◆ **AIM OF THE TASK**: Take the line containing "Simplify the following" as the first and the last line of the records below as the end, and please set down only what lies between them exactly, both ends included.
----
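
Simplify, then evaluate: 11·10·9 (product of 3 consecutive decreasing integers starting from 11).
This is P(11,3) = 11!/(8)! = 990.
Final answer: 990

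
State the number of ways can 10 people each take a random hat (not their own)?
1,334,961

Solution: Using D(n) = (n-1)[D(n-1) + D(n-2)]:
D(10) = (10-1) × [D(9) + D(8)]
      = 9 × [133496 + 14833]
      = 9 × 148329
      = 1,334,961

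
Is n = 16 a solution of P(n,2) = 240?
Yes

Reasoning: P(16,2) = 16·15 = 240, which equals 240.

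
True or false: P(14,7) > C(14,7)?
True

Explanation: P(14,7) = 17,297,280 and C(14,7) = 3,432; P(n,r) = r! × C(n,r) so P > C whenever r ≥ 2.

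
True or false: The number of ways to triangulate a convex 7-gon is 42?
True
Triangulations of a convex 7-gon are counted by the Catalan number C_5: C_5 = C(10,5)/(5+1) = 252/6 = 42.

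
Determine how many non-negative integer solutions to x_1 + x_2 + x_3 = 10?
66

C(10+3-1, 3-1) = 66.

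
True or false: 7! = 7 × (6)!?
By definition n! = n × (n-1)!, so 7! = 7 × 6!.

Answer: True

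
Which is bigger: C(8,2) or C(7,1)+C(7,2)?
By Pascal's identity: C(8,2) = C(7,1)+C(7,2) = 28. Equal.
Final answer: Equal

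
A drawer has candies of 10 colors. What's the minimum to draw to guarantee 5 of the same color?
41

Solution: Worst case: 4 of each = 40. One more: 41.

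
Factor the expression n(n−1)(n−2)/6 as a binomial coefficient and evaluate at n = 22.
C(n,3); C(22,3) = 1,540

n(n−1)(n−2)/6 = n!/(3!(n−3)!) = C(n,3). At n = 22: C(22,3) = 1,540.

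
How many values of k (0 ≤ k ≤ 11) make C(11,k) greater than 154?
6

Reasoning: Row 11 is unimodal and symmetric about k=11/2. C(11,2)=55 ≤ 154; C(11,3)=165 > 154; by symmetry C(11,k) > 154 for k = 3..8. That's 8 - 3 + 1 = 6 values.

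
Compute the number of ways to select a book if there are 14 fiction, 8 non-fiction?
22

By the addition principle: 14 + 8 = 22.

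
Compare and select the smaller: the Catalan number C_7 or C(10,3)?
C(10,3)
C_7 = C(14,7)/(7+1) = 3,432/8 = 429; C(10,3) = 120.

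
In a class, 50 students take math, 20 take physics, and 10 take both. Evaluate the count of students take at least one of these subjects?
|A∪B| = |A|+|B|-|A∩B| = 50+20-10 = 60.

Answer: 60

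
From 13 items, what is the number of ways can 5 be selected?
1,287
C(13,5) = 13! / (5! × (13-5)!)
         = 13! / (5! × 8!)
         = 1,287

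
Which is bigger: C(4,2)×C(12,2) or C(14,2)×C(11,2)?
C(14,2)×C(11,2)

Working:
C(4,2)×C(12,2)=396, C(14,2)×C(11,2)=5,005.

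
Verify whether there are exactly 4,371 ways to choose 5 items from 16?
False

Explanation: C(16,5) = 4,368 ≠ 4371.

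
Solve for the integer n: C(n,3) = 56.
8

Reasoning: C(n,3) = n(n−1)(n−2)/3! is increasing in n, and n(n−1)(n−2) = 3!·56 = 336 ≈ (n−1)^3 gives n ≈ 8.0. Check: C(6,3) = 20, C(7,3) = 35, C(8,3) = 56 ✓. So n = 8.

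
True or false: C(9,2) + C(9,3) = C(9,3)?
Pascal's identity gives C(10,3) = 120, whereas C(9,3) = 84.
Final answer: False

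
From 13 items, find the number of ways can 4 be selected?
715

Solution: C(13,4) = 13! / (4! × (13-4)!)
         = 13! / (4! × 9!)
         = 715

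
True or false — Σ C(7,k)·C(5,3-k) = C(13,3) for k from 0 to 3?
False

Explanation: Vandermonde's identity gives C(12,3) = 220; RHS C(13,3) = 286.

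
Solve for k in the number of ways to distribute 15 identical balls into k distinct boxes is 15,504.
6

Solution: Stars and bars: the count is C(15+k−1, k−1), increasing in k. k=4: C(18,3) = 816, k=5: C(19,4) = 3,876, k=6: C(20,5) = 15,504 ✓. So k = 6.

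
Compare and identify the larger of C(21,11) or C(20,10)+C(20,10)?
C(20,10)+C(20,10)

Working:
C(21,11)=352,716; C(20,10)+C(20,10)=184,756+184,756=369,512.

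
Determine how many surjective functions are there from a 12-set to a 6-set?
953,029,440

Onto functions = 6! × S(12,6)
First compute S(12,6) via recurrence:
Using the Stirling recurrence: S(n,k) = k·S(n-1,k) + S(n-1,k-1)
S(12,6) = 6·S(11,6) + S(11,5)
         = 6·179487 + 246730
         = 1076922 + 246730
         = 1,323,652
Then: 720 × 1323652 = 953,029,440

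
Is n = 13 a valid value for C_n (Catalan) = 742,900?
Yes

Working:
C_13 = C(26,13)/(13+1) = 10,400,600/14 = 742,900, which equals 742,900.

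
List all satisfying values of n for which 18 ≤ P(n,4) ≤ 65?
4

Working:
P(3,4)=0; P(4,4)=24; P(5,4)=120. So valid n = 4.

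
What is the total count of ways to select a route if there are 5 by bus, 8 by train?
13

Explanation: By the addition principle: 5 + 8 = 13.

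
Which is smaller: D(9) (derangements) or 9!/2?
D(9)

Working:
D(9) = (9-1)·[D(8) + D(7)] = 8·[14,833 + 1,854] = 133,496; 9!/2 = 362,880/2 = 181,440.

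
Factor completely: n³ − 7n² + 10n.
n(n − 2)(n − 5)
n³ − 7n² + 10n = n(n² − 7n + 10) = n(n − 2)(n − 5).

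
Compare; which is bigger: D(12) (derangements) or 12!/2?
12!/2

Explanation: D(12) = (12-1)·[D(11) + D(10)] = 11·[14,684,570 + 1,334,961] = 176,214,841; 12!/2 = 479,001,600/2 = 239,500,800.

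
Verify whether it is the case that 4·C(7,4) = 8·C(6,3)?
False

Solution: Absorption identity k·C(n,k) = n·C(n-1,k-1). LHS = 4·35 = 140; RHS = 8·20 = 160.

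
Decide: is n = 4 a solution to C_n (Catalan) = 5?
C_4 = C(8,4)/(4+1) = 70/5 = 14, which does not equal 5.
Final answer: No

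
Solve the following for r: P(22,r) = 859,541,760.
P(22,r) = 22·21·…·(22−r+1), a product of r factors. Multiplying down from 22: 22 = 22; 22·21 = 462; 22·21·20 = 9,240; 22·21·20·19 = 175,560; 22·21·20·19·18 = 3,160,080; 22·21·20·19·18·17 = 53,721,360; 22·21·20·19·18·17·16 = 859,541,760 ✓ (7 factors). So r = 7.

Answer: 7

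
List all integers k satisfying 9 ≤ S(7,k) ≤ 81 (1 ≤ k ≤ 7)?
2, 6

Working:
S(7,1)=1; S(7,2)=63; S(7,3)=301; S(7,4)=350; S(7,5)=140; S(7,6)=21; S(7,7)=1. So valid k = 2, 6.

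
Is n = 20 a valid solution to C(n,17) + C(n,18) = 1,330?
Yes

Reasoning: C(20,17) + C(20,18) = 1,140 + 190 = 1,330, which equals 1,330.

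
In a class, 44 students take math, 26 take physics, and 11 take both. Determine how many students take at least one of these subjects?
59
|A∪B| = |A|+|B|-|A∩B| = 44+26-11 = 59.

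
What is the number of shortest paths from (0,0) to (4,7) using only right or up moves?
330

Reasoning: Choose 4 rights from 11 moves: C(11,4) = 330.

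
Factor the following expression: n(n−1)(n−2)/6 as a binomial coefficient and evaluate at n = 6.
C(n,3); C(6,3) = 20

n(n−1)(n−2)/6 = n!/(3!(n−3)!) = C(n,3). At n = 6: C(6,3) = 20.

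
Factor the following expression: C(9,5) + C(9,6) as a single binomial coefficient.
By Pascal's identity: C(9,5) + C(9,6) = C(10,6) = 210.
Final answer: C(10,6)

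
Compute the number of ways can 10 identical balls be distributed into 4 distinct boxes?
286

Reasoning: C(10+4-1, 4-1) = C(13, 3) = 286.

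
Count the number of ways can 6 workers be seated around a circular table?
120

Solution: Circular arrangements: (6-1)! = 120.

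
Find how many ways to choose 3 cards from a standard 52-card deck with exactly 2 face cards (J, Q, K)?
2,640

Explanation: 12 face cards and 40 non-face cards: C(12,2) × C(40,1) = 66 × 40 = 2,640.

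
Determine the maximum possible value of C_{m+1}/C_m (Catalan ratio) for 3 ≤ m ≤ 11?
46/13

Working:
C_{m+1}/C_m = 2(2m+1)/(m+2), which increases with m. Maximum at m = 11: 2·23/13 = 46/13.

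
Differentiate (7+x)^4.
4(7+x)^3

Solution: Using the power rule: d/dx (7+x)^4 = 4(7+x)^{3}.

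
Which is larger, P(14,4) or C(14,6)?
P(14,4)

Working:
P(14,4)=24,024, C(14,6)=3,003.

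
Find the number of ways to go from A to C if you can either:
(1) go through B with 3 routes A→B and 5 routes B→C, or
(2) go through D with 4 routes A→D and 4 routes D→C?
31

Reasoning: Route via B: 3×5=15. Route via D: 4×4=16. Total: 31.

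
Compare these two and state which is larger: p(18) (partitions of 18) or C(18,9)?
C(18,9)

Reasoning: Pentagonal recurrence p(n) = p(n−1) + p(n−2) − p(n−5) − p(n−7) + …: p(18) = p(17) + p(16) − p(13) − p(11) + p(6) + p(3) = 297 + 231 − 101 − 56 + 11 + 3 = 385; C(18,9) = 48,620.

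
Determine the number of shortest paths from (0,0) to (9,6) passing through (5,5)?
1,260
To (5,5): C(10,5)=252. From there: C(5,4)=5. Total: 1,260.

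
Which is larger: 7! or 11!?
11!

7!=5,040, 11!=39,916,800. 11! > 7!.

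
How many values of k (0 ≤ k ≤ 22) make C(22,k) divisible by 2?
15

Solution: Checking C(22,k) mod 2 for k = 0..22: divisible at k = 1, 3, 5, 7, 8, 9, 10, 11, 12, 13, 14, 15, 17, 19, 21. That's 15 values.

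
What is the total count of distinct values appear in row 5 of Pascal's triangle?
3
Row 5 has entries C(5,0)..C(5,5); by symmetry C(5,k)=C(5,5-k), giving 3 distinct values.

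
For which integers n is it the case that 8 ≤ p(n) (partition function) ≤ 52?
6, 7, 8, 9, 10

Reasoning: Tabulating p(n) via p(n) = p(n−1) + p(n−2) − p(n−5) − p(n−7) + …: p(5)=7; p(6)=11; p(7)=15; p(8)=22; p(9)=30; p(10)=42; p(11)=56. So valid n = 6, 7, 8, 9, 10.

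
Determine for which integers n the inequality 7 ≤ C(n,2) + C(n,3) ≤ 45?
4, 5, 6

C(3,2)+C(3,3)=4; C(4,2)+C(4,3)=10; C(5,2)+C(5,3)=20; C(6,2)+C(6,3)=35; C(7,2)+C(7,3)=56. So valid n = 4, 5, 6.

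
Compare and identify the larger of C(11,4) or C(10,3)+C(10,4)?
Equal

By Pascal's identity: C(11,4) = C(10,3)+C(10,4) = 330. Equal.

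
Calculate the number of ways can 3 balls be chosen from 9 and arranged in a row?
504

Solution: P(9,3) = 9!/(9-3)! = 504.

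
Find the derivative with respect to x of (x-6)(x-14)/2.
(2x - 20)/2

Reasoning: d/dx[(x-6)(x-14)] = (x-14) + (x-6) = 2x - 20. Dividing by 2 gives (2x - 20)/2.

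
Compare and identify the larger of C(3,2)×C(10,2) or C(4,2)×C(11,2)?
C(4,2)×C(11,2)

Explanation: C(3,2)×C(10,2)=135, C(4,2)×C(11,2)=330.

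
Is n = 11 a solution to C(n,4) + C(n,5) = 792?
Yes

C(11,4) + C(11,5) = 330 + 462 = 792, which equals 792.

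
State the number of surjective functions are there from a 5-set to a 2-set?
30

Working:
Onto functions = 2! × S(5,2)
First compute S(5,2) via recurrence:
Using the Stirling recurrence: S(n,k) = k·S(n-1,k) + S(n-1,k-1)
S(5,2) = 2·S(4,2) + S(4,1)
         = 2·7 + 1
         = 14 + 1
         = 15
Then: 2 × 15 = 30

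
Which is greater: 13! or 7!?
13!

13!=6,227,020,800, 7!=5,040. 13! > 7!.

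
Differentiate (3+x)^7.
7(3+x)^6

Working:
Using the power rule: d/dx (3+x)^7 = 7(3+x)^{6}.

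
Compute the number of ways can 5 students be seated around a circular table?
24

Reasoning: Circular arrangements: (5-1)! = 24.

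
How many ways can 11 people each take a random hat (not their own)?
14,684,570

Reasoning: Using D(n) = (n-1)[D(n-1) + D(n-2)]:
D(11) = (11-1) × [D(10) + D(9)]
      = 10 × [1334961 + 133496]
      = 10 × 1468457
      = 14,684,570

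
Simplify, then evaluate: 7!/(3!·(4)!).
35
This is C(7,3) = 35.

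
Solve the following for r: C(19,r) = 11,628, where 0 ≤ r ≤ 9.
5

Solution: C(19,r) is increasing for 0 ≤ r ≤ 9. Stepping up (C(19,r+1) = C(19,r)·(19−r)/(r+1)): C(19,1) = 19, C(19,2) = 171, C(19,3) = 969, C(19,4) = 3,876, C(19,5) = 11,628 ✓. So r = 5.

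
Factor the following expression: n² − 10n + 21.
(n − 3)(n − 7)

Solution: Seek roots whose sum is 10 and product is 21: (3, 7). So n² − 10n + 21 = (n − 3)(n − 7).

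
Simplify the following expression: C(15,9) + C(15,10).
8,008

Reasoning: By Pascal's identity: C(16,10) = 8,008.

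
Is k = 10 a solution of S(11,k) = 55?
Yes

Explanation: S(11,10) = 10·S(10,10) + S(10,9) = 10·1 + 45 = 55, which equals 55.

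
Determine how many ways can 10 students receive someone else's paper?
1,334,961

Using D(n) = (n-1)[D(n-1) + D(n-2)]:
D(10) = (10-1) × [D(9) + D(8)]
      = 9 × [133496 + 14833]
      = 9 × 148329
      = 1,334,961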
----
◆ **OUTPUT**:
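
Simplify the following expression: C(15,9) + C(15,10).
8,008

Reasoning: By Pascal's identity: C(16,10) = 8,008.

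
Is k = 10 a solution of S(11,k) = 55?
Yes

Explanation: S(11,10) = 10·S(10,10) + S(10,9) = 10·1 + 45 = 55, which equals 55.

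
Determine how many ways can 10 students receive someone else's paper?
1,334,961

Using D(n) = (n-1)[D(n-1) + D(n-2)]:
D(10) = (10-1) × [D(9) + D(8)]
      = 9 × [133496 + 14833]
      = 9 × 148329
      = 1,334,961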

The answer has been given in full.